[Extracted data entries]
* * * * *
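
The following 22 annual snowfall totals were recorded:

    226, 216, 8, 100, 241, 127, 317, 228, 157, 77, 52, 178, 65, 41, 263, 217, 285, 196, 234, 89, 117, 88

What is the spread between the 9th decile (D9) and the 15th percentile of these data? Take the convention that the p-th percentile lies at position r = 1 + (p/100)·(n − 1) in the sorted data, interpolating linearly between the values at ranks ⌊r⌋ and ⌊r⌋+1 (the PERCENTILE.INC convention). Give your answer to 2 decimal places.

Sorted: 8, 41, 52, 65, 77, 88, 89, 100, 117, 127, 157, 178, 196, 216, 217, 226, 228, 234, 241, 263, 285, 317.
n = 22.
P15: r = 4.15; ranks 4–5 are 65, 77; interpolating gives 66.8.
P90: r = 19.9; ranks 19–20 are 241, 263; interpolating gives 260.8.
Difference: 260.8 − 66.8 = 194.

194.00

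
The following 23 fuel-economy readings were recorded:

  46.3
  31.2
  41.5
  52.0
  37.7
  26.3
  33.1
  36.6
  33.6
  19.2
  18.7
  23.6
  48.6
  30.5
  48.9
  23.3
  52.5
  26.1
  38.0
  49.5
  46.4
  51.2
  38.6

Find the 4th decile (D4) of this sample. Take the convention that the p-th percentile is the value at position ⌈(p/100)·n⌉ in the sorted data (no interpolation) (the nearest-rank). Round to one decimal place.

33.6

Sorted: 18.7, 19.2, 23.3, 23.6, 26.1, 26.3, 30.5, 31.2, 33.1, 33.6, 36.6, 37.7, 38.0, 38.6, 41.5, 46.3, 46.4, 48.6, 48.9, 49.5, 51.2, 52.0, 52.5.
n = 23.
Position = ⌈40/100 · 23⌉ = ⌈9.2⌉ = 10.
The value at rank 10 is 33.6.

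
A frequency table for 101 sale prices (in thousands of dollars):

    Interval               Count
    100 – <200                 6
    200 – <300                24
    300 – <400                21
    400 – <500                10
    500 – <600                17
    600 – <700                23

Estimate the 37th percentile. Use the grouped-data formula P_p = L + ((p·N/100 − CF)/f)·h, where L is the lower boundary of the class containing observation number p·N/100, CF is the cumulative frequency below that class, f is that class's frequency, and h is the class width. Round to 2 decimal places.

N = 101; target position k = 37/100 · 101 = 37.37.
Cumulative frequencies: 6, 30, 51, 61, 78, 101.
Observation 37.37 falls in the class 300 – <400.
L = 300, CF = 30, f = 21, h = 100.
P37 = 300 + ((37.37 − 30)/21)·100 = 300 + 35.0952 = 335.095.

335.10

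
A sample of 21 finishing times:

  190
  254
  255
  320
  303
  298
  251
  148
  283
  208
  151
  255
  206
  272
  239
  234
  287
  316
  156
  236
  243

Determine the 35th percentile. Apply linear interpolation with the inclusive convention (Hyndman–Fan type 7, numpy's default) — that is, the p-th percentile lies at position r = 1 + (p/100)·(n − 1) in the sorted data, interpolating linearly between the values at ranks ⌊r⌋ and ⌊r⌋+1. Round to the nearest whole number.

Sorted: 148, 151, 156, 190, 206, 208, 234, 236, 239, 243, 251, 254, 255, 255, 272, 283, 287, 298, 303, 316, 320.
n = 21.
r = 1 + (35/100)·(21 − 1) = 1 + 7 = 8.
r is an integer, so P35 is the value at rank 8: 236.

236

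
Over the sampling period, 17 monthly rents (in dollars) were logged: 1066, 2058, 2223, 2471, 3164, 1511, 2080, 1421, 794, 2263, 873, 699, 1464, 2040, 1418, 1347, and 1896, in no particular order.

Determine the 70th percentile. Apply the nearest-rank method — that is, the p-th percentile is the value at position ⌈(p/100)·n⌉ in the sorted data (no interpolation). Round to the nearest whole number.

Sorted: 699, 794, 873, 1066, 1347, 1418, 1421, 1464, 1511, 1896, 2040, 2058, 2080, 2223, 2263, 2471, 3164.
n = 17.
Position = ⌈70/100 · 17⌉ = ⌈11.9⌉ = 12.
The value at rank 12 is 2058.

2058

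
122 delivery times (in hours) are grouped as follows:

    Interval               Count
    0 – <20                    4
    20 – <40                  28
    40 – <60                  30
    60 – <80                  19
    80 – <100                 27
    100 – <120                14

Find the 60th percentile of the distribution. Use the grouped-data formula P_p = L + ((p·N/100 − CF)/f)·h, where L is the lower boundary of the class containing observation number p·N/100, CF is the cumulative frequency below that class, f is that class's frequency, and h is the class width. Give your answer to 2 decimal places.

N = 122; target position k = 60/100 · 122 = 73.2.
Cumulative frequencies: 4, 32, 62, 81, 108, 122.
Observation 73.2 falls in the class 60 – <80.
L = 60, CF = 62, f = 19, h = 20.
P60 = 60 + ((73.2 − 62)/19)·20 = 60 + 11.7895 = 71.7895.

71.79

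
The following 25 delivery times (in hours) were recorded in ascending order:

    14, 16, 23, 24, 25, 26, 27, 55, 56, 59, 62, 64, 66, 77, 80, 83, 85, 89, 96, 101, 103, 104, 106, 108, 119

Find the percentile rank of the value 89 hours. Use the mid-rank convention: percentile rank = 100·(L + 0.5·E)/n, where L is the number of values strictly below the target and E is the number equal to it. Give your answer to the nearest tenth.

Count below 89: L = 17; count equal: E = 1; n = 25.
Percentile rank = 100·(17 + 0.5·1)/25 = 100·17.5/25 = 70.

70.0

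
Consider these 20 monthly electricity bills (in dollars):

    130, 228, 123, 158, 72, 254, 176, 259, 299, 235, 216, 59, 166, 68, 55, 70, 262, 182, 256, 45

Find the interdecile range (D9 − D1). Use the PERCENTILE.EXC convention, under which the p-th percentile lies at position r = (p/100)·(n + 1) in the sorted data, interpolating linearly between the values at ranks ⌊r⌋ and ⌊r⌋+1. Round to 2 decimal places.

Sorted: 45, 55, 59, 68, 70, 72, 123, 130, 158, 166, 176, 182, 216, 228, 235, 254, 256, 259, 262, 299.
n = 20.
P10: r = 2.1; ranks 2–3 are 55, 59; interpolating gives 55.4.
P90: r = 18.9; ranks 18–19 are 259, 262; interpolating gives 261.7.
Difference: 261.7 − 55.4 = 206.3.

206.30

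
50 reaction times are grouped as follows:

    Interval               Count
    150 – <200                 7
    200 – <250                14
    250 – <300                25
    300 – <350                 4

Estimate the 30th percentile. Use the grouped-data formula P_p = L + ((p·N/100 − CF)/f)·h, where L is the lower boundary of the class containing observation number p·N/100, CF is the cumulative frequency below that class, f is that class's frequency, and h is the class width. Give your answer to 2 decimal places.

228.57

N = 50; target position k = 30/100 · 50 = 15.
Cumulative frequencies: 7, 21, 46, 50.
Observation 15 falls in the class 200 – <250.
L = 200, CF = 7, f = 14, h = 50.
P30 = 200 + ((15 − 7)/14)·50 = 200 + 28.5714 = 228.571.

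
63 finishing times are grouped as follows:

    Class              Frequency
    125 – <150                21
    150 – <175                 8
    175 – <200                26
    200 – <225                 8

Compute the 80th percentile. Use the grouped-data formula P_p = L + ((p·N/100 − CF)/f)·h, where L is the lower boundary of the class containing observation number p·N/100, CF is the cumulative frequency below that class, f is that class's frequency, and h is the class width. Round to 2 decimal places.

195.58

N = 63; target position k = 80/100 · 63 = 50.4.
Cumulative frequencies: 21, 29, 55, 63.
Observation 50.4 falls in the class 175 – <200.
L = 175, CF = 29, f = 26, h = 25.
P80 = 175 + ((50.4 − 29)/26)·25 = 175 + 20.5769 = 195.577.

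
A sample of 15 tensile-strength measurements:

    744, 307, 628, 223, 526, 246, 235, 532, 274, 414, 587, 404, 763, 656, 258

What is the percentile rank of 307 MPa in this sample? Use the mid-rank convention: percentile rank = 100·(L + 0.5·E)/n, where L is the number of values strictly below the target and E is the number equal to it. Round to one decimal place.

Sorted: 223, 235, 246, 258, 274, 307, 404, 414, 526, 532, 587, 628, 656, 744, 763.
Count below 307: L = 5; count equal: E = 1; n = 15.
Percentile rank = 100·(5 + 0.5·1)/15 = 100·5.5/15 = 36.67.

36.7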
* * * * *
=== Requirement ===
A complete answer gives every line of the data that includes "times".

=== Response area ===
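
A sample of 21 finishing times:
122 delivery times (in hours) are grouped as follows:
The following 25 delivery times (in hours) were recorded in ascending order:
50 reaction times are grouped as follows:
63 finishing times are grouped as follows: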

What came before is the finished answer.